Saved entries
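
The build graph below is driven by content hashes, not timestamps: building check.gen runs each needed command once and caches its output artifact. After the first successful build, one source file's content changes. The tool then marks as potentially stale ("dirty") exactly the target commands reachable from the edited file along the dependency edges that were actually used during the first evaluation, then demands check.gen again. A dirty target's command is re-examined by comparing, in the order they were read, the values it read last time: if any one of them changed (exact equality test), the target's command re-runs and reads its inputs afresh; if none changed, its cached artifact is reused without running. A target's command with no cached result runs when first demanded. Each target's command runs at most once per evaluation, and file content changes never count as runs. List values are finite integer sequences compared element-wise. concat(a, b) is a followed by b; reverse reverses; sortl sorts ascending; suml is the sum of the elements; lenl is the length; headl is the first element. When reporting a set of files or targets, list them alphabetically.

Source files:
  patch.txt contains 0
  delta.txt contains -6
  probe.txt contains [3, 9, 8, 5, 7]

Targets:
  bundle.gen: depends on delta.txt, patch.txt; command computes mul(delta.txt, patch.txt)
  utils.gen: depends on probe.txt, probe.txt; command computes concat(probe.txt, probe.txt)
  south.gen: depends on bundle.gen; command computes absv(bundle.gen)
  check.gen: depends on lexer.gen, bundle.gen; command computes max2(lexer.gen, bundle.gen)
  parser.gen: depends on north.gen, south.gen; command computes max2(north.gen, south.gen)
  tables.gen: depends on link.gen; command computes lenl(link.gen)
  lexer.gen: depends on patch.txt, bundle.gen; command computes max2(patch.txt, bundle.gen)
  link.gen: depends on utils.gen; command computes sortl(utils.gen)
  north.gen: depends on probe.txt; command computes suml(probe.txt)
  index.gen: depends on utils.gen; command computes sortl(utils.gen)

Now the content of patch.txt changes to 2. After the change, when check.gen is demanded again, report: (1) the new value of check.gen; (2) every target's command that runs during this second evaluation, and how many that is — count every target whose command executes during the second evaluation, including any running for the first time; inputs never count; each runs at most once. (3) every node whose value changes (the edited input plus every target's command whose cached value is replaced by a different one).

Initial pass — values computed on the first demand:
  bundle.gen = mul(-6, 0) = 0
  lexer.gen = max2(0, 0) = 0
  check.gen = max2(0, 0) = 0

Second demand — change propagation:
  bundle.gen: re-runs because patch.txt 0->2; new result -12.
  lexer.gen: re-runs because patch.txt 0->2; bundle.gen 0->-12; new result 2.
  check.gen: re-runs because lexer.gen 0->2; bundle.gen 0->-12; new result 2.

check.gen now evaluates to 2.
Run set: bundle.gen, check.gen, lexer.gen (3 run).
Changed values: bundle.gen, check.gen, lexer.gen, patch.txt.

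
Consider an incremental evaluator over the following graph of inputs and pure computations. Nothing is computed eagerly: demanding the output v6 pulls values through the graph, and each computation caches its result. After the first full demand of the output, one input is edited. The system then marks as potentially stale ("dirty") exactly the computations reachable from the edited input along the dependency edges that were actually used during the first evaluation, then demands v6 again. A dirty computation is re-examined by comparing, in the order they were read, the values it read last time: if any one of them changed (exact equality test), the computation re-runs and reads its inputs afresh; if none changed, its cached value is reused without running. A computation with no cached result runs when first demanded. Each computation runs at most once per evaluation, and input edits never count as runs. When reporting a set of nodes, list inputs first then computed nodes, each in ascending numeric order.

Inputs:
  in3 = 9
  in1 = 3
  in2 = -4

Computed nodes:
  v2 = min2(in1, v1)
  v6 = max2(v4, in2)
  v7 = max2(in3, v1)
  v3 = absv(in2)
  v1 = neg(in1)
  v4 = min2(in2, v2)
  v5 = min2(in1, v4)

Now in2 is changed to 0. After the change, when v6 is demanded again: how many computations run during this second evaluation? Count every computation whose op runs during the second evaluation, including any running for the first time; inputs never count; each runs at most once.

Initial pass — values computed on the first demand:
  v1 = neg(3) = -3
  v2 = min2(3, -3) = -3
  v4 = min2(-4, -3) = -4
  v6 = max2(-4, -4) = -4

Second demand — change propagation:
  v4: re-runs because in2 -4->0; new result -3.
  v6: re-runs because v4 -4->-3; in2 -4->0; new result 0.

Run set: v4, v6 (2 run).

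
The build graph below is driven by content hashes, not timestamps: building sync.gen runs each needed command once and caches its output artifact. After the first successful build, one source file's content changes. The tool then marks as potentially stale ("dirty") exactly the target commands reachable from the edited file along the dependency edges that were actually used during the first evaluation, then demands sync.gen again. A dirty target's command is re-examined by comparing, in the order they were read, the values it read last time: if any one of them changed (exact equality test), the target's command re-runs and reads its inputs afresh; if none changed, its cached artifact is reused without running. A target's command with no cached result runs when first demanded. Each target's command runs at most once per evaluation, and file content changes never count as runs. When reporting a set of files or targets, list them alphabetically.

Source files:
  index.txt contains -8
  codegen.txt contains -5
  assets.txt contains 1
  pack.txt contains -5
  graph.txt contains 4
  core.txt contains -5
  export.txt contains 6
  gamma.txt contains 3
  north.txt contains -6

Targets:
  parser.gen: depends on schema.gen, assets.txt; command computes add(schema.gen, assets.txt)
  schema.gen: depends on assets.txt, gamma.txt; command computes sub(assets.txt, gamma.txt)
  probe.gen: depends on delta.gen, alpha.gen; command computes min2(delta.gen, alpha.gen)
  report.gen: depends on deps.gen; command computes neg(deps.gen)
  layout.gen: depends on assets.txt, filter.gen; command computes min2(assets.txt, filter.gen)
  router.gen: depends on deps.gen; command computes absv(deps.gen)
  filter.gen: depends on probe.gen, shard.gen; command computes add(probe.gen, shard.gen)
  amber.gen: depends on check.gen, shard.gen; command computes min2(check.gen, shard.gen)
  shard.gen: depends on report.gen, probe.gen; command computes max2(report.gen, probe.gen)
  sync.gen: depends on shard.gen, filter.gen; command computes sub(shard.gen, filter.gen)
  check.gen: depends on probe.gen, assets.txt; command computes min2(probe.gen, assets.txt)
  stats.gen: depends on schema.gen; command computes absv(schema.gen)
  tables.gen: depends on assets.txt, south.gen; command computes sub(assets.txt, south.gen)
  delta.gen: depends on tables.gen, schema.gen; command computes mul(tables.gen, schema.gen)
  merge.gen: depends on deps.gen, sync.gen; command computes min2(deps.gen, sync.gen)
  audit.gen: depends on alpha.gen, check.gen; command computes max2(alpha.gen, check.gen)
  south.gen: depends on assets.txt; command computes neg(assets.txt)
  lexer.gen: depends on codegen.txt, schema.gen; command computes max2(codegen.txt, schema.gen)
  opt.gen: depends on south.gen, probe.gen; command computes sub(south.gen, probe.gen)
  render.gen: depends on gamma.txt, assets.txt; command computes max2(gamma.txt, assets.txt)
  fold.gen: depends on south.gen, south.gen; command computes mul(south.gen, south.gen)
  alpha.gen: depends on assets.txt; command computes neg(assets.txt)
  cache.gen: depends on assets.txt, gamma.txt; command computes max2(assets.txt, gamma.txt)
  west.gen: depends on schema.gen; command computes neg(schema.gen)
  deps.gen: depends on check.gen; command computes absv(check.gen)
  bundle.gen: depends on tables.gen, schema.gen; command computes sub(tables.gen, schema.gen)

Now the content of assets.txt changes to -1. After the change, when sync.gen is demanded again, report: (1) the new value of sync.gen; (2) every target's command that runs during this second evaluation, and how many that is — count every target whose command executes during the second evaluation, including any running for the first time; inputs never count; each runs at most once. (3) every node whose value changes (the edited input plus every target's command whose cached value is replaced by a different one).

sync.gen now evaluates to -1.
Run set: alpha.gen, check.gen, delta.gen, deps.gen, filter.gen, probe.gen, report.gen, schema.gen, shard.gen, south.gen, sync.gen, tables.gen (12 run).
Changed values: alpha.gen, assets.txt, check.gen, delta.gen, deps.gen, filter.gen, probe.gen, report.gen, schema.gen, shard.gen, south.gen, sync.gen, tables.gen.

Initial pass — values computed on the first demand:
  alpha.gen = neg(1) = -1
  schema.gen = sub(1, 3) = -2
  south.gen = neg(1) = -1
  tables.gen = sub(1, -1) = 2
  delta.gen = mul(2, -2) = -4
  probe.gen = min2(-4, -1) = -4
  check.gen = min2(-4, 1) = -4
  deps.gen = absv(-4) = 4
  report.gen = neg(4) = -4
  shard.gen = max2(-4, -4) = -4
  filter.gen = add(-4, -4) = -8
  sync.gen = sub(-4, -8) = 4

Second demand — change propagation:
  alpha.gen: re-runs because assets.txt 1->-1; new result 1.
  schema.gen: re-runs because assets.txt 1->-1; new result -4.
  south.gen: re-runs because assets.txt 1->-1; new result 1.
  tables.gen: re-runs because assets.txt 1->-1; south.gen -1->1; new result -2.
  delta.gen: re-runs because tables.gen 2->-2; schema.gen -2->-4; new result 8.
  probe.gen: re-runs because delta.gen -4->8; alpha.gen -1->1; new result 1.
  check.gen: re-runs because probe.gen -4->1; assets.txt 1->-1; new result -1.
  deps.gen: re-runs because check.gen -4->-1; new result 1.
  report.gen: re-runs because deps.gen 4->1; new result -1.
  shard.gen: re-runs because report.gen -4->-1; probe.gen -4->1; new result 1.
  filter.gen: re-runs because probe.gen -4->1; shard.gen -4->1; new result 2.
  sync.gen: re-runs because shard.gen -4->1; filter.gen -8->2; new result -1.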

▸ Try it:
What do the lines above say from the one containing "tables.gen: depends on assets.txt, south.gen;" down to the one containing "audit.gen: depends on"? Return them exactly, both end lines included, and only them.

▸ Solution to the problem:
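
  tables.gen: depends on assets.txt, south.gen; command computes sub(assets.txt, south.gen)
  delta.gen: depends on tables.gen, schema.gen; command computes mul(tables.gen, schema.gen)
  merge.gen: depends on deps.gen, sync.gen; command computes min2(deps.gen, sync.gen)
  audit.gen: depends on alpha.gen, check.gen; command computes max2(alpha.gen, check.gen)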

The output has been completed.